EXERCISE REQUIREMENTS – For the material that follows, return exactly the lines from the one with "A tile-processing loop double-buffers 8" through the one with "A kernel processes", both ends included.
++++++++++++++++++++
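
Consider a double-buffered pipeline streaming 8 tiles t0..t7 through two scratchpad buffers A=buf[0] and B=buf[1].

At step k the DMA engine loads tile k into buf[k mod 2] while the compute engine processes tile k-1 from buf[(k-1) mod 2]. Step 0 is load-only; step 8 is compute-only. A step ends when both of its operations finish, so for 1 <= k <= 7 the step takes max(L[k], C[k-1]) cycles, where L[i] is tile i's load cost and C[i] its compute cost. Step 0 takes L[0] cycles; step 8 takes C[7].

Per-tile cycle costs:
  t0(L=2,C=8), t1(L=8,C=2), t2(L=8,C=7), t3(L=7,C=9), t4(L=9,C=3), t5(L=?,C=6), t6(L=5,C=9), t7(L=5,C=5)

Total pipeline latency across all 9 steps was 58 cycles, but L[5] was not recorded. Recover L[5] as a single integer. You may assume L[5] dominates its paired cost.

step 0 = dur = L[0]=2 = 2
step 1 = dur = max(L[1]=8, C[0]=8) = 8
step 2 = dur = max(L[2]=8, C[1]=2) = 8
step 3 = dur = max(L[3]=7, C[2]=7) = 7
step 4 = dur = max(L[4]=9, C[3]=9) = 9
step 5 = dur = max(L[5]=?, C[4]=3) = L[5]  (unknown; binding)
step 6 = dur = max(L[6]=5, C[5]=6) = 6
step 7 = dur = max(L[7]=5, C[6]=9) = 9
step 8 = dur = C[7]=5 = 5
sum of known step durations = 54
dur[5] = total - known = 58 - 54 = 4
L[5] is the binding max in step 5, so L[5] = dur[5] = 4

L[5] = 4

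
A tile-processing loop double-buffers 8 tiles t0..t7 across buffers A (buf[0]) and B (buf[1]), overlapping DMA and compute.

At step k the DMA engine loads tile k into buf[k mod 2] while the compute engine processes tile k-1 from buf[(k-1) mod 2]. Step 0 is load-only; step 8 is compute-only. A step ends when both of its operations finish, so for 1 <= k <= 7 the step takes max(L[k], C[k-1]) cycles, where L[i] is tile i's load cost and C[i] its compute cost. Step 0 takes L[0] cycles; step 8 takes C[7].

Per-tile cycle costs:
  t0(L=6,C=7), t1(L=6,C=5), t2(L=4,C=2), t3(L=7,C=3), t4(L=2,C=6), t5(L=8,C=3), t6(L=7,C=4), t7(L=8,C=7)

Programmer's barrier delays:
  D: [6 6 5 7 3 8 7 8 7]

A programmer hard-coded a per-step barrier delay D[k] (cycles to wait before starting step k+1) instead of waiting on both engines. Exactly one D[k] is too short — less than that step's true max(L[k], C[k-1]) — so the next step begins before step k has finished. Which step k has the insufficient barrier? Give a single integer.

k=0 barrier L[0]=6→6c, D[0]=6 ok
k=1 barrier max(L[1]=6,C[0]=7)→7c, D[1]=6 SHORT
k=2 barrier max(L[2]=4,C[1]=5)→5c, D[2]=5 ok
k=3 barrier max(L[3]=7,C[2]=2)→7c, D[3]=7 ok
k=4 barrier max(L[4]=2,C[3]=3)→3c, D[4]=3 ok
k=5 barrier max(L[5]=8,C[4]=6)→8c, D[5]=8 ok
k=6 barrier max(L[6]=7,C[5]=3)→7c, D[6]=7 ok
k=7 barrier max(L[7]=8,C[6]=4)→8c, D[7]=8 ok
k=8 barrier C[7]=7→7c, D[8]=7 ok

hazard at step 1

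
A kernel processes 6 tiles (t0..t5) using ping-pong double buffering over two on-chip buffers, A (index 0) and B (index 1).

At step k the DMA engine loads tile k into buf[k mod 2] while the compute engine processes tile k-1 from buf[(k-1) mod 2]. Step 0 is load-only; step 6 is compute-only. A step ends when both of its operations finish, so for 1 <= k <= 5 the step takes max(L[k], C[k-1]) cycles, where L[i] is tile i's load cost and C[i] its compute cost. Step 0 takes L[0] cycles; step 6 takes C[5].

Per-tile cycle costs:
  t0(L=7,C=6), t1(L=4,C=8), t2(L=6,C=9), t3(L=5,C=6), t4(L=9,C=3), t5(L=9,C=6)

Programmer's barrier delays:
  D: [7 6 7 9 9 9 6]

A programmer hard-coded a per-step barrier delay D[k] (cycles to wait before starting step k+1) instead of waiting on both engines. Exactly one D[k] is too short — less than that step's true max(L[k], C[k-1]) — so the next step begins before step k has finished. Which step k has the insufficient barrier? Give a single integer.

hazard at step 2

k=0 barrier L[0]=7→7c, D[0]=7 ok
k=1 barrier max(L[1]=4,C[0]=6)→6c, D[1]=6 ok
k=2 barrier max(L[2]=6,C[1]=8)→8c, D[2]=7 SHORT
k=3 barrier max(L[3]=5,C[2]=9)→9c, D[3]=9 ok
k=4 barrier max(L[4]=9,C[3]=6)→9c, D[4]=9 ok
k=5 barrier max(L[5]=9,C[4]=3)→9c, D[5]=9 ok
k=6 barrier C[5]=6→6c, D[6]=6 ok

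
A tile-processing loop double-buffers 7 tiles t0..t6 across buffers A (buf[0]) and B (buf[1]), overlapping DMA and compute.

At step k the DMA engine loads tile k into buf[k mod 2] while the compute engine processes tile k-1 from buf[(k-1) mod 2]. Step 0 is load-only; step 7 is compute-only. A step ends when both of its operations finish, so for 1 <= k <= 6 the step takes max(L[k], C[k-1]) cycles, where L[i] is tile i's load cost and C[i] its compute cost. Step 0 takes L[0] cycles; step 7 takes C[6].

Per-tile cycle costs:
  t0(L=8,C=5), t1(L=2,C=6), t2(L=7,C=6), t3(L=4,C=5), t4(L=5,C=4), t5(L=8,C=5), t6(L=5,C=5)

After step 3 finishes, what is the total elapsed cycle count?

[0] DMA t0→A (8c) ∥ CU idle ⇒ 8c, clock 8
[1] DMA t1→B (2c) ∥ CU A:t0 (5c) ⇒ 5c, clock 13
[2] DMA t2→A (7c) ∥ CU B:t1 (6c) ⇒ 7c, clock 20
[3] DMA t3→B (4c) ∥ CU A:t2 (6c) ⇒ 6c, clock 26
[4] DMA t4→A (5c) ∥ CU B:t3 (5c) ⇒ 5c, clock 31
[5] DMA t5→B (8c) ∥ CU A:t4 (4c) ⇒ 8c, clock 39
[6] DMA t6→A (5c) ∥ CU B:t5 (5c) ⇒ 5c, clock 44
[7] DMA idle ∥ CU A:t6 (5c) ⇒ 5c, clock 49

end_cycle[3] = 26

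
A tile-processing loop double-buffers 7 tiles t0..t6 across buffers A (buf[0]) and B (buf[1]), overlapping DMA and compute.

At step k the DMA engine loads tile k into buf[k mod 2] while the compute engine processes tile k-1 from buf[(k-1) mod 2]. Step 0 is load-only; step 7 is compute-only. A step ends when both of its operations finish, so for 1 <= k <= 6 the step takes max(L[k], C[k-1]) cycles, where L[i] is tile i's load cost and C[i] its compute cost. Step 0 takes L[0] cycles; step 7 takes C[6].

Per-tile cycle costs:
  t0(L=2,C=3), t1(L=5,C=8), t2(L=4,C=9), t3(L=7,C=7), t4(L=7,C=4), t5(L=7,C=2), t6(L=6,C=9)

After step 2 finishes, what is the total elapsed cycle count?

end_cycle[2] = 15

[0] DMA t0→A (2c) ∥ CU idle ⇒ 2c, clock 2
[1] DMA t1→B (5c) ∥ CU A:t0 (3c) ⇒ 5c, clock 7
[2] DMA t2→A (4c) ∥ CU B:t1 (8c) ⇒ 8c, clock 15
[3] DMA t3→B (7c) ∥ CU A:t2 (9c) ⇒ 9c, clock 24
[4] DMA t4→A (7c) ∥ CU B:t3 (7c) ⇒ 7c, clock 31
[5] DMA t5→B (7c) ∥ CU A:t4 (4c) ⇒ 7c, clock 38
[6] DMA t6→A (6c) ∥ CU B:t5 (2c) ⇒ 6c, clock 44
[7] DMA idle ∥ CU A:t6 (9c) ⇒ 9c, clock 53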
++++++++++++++++++++
ANSWER SECTION –
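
A tile-processing loop double-buffers 8 tiles t0..t7 across buffers A (buf[0]) and B (buf[1]), overlapping DMA and compute.

At step k the DMA engine loads tile k into buf[k mod 2] while the compute engine processes tile k-1 from buf[(k-1) mod 2]. Step 0 is load-only; step 8 is compute-only. A step ends when both of its operations finish, so for 1 <= k <= 7 the step takes max(L[k], C[k-1]) cycles, where L[i] is tile i's load cost and C[i] its compute cost. Step 0 takes L[0] cycles; step 8 takes C[7].

Per-tile cycle costs:
  t0(L=6,C=7), t1(L=6,C=5), t2(L=4,C=2), t3(L=7,C=3), t4(L=2,C=6), t5(L=8,C=3), t6(L=7,C=4), t7(L=8,C=7)

Programmer's barrier delays:
  D: [6 6 5 7 3 8 7 8 7]

A programmer hard-coded a per-step barrier delay D[k] (cycles to wait before starting step k+1) instead of waiting on both engines. Exactly one D[k] is too short — less than that step's true max(L[k], C[k-1]) — so the next step begins before step k has finished. Which step k has the insufficient barrier? Give a single integer.

k=0 barrier L[0]=6→6c, D[0]=6 ok
k=1 barrier max(L[1]=6,C[0]=7)→7c, D[1]=6 SHORT
k=2 barrier max(L[2]=4,C[1]=5)→5c, D[2]=5 ok
k=3 barrier max(L[3]=7,C[2]=2)→7c, D[3]=7 ok
k=4 barrier max(L[4]=2,C[3]=3)→3c, D[4]=3 ok
k=5 barrier max(L[5]=8,C[4]=6)→8c, D[5]=8 ok
k=6 barrier max(L[6]=7,C[5]=3)→7c, D[6]=7 ok
k=7 barrier max(L[7]=8,C[6]=4)→8c, D[7]=8 ok
k=8 barrier C[7]=7→7c, D[8]=7 ok

hazard at step 1

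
A kernel processes 6 tiles (t0..t5) using ping-pong double buffering over two on-chip buffers, A (index 0) and B (index 1).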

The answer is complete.